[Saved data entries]
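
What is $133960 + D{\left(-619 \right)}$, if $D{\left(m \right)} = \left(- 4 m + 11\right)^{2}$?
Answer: $6319129$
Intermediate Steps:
$D{\left(m \right)} = \left(11 - 4 m\right)^{2}$
$133960 + D{\left(-619 \right)} = 133960 + \left(-11 + 4 \left(-619\right)\right)^{2} = 133960 + \left(-11 - 2476\right)^{2} = 133960 + \left(-2487\right)^{2} = 133960 + 6185169 = 6319129$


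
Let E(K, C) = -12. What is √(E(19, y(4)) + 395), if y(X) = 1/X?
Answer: √383 ≈ 19.570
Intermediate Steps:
y(X) = 1/X
√(E(19, y(4)) + 395) = √(-12 + 395) = √383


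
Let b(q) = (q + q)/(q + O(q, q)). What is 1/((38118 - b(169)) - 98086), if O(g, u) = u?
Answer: -1/59969 ≈ -1.6675e-5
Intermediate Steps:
b(q) = 1 (b(q) = (q + q)/(q + q) = (2*q)/((2*q)) = (2*q)*(1/(2*q)) = 1)
1/((38118 - b(169)) - 98086) = 1/((38118 - 1*1) - 98086) = 1/((38118 - 1) - 98086) = 1/(38117 - 98086) = 1/(-59969) = -1/59969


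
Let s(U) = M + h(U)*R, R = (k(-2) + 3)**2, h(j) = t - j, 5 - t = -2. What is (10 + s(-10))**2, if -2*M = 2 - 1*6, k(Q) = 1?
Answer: 80656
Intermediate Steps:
t = 7 (t = 5 - 1*(-2) = 5 + 2 = 7)
h(j) = 7 - j
M = 2 (M = -(2 - 1*6)/2 = -(2 - 6)/2 = -1/2*(-4) = 2)
R = 16 (R = (1 + 3)**2 = 4**2 = 16)
s(U) = 114 - 16*U (s(U) = 2 + (7 - U)*16 = 2 + (112 - 16*U) = 114 - 16*U)
(10 + s(-10))**2 = (10 + (114 - 16*(-10)))**2 = (10 + (114 + 160))**2 = (10 + 274)**2 = 284**2 = 80656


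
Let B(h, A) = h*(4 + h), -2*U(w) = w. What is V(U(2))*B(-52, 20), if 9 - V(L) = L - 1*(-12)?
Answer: -4992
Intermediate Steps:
U(w) = -w/2
V(L) = -3 - L (V(L) = 9 - (L - 1*(-12)) = 9 - (L + 12) = 9 - (12 + L) = 9 + (-12 - L) = -3 - L)
V(U(2))*B(-52, 20) = (-3 - (-1)*2/2)*(-52*(4 - 52)) = (-3 - 1*(-1))*(-52*(-48)) = (-3 + 1)*2496 = -2*2496 = -4992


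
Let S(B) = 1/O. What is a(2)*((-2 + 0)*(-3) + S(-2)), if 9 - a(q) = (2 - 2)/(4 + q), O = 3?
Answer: 57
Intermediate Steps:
S(B) = ⅓ (S(B) = 1/3 = ⅓)
a(q) = 9 (a(q) = 9 - (2 - 2)/(4 + q) = 9 - 0/(4 + q) = 9 - 1*0 = 9 + 0 = 9)
a(2)*((-2 + 0)*(-3) + S(-2)) = 9*((-2 + 0)*(-3) + ⅓) = 9*(-2*(-3) + ⅓) = 9*(6 + ⅓) = 9*(19/3) = 57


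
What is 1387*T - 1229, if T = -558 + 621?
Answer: 86152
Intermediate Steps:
T = 63
1387*T - 1229 = 1387*63 - 1229 = 87381 - 1229 = 86152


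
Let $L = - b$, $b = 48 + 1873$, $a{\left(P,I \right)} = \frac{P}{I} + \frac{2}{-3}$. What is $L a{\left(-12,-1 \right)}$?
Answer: $- \frac{65314}{3} \approx -21771.0$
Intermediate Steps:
$a{\left(P,I \right)} = - \frac{2}{3} + \frac{P}{I}$ ($a{\left(P,I \right)} = \frac{P}{I} + 2 \left(- \frac{1}{3}\right) = \frac{P}{I} - \frac{2}{3} = - \frac{2}{3} + \frac{P}{I}$)
$b = 1921$
$L = -1921$ ($L = \left(-1\right) 1921 = -1921$)
$L a{\left(-12,-1 \right)} = - 1921 \left(- \frac{2}{3} - \frac{12}{-1}\right) = - 1921 \left(- \frac{2}{3} - -12\right) = - 1921 \left(- \frac{2}{3} + 12\right) = \left(-1921\right) \frac{34}{3} = - \frac{65314}{3}$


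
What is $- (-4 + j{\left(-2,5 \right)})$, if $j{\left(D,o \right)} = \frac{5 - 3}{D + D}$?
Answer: $\frac{9}{2} \approx 4.5$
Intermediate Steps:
$j{\left(D,o \right)} = \frac{1}{D}$ ($j{\left(D,o \right)} = \frac{2}{2 D} = 2 \frac{1}{2 D} = \frac{1}{D}$)
$- (-4 + j{\left(-2,5 \right)}) = - (-4 + \frac{1}{-2}) = - (-4 - \frac{1}{2}) = \left(-1\right) \left(- \frac{9}{2}\right) = \frac{9}{2}$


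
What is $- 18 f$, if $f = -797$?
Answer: $14346$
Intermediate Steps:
$- 18 f = \left(-18\right) \left(-797\right) = 14346$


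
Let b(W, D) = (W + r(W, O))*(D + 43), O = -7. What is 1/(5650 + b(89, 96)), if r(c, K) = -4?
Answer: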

* WORK INSTRUCTION *
Say, as a bare number, how many lines above contain the word "Answer".

* RESPONSE *
11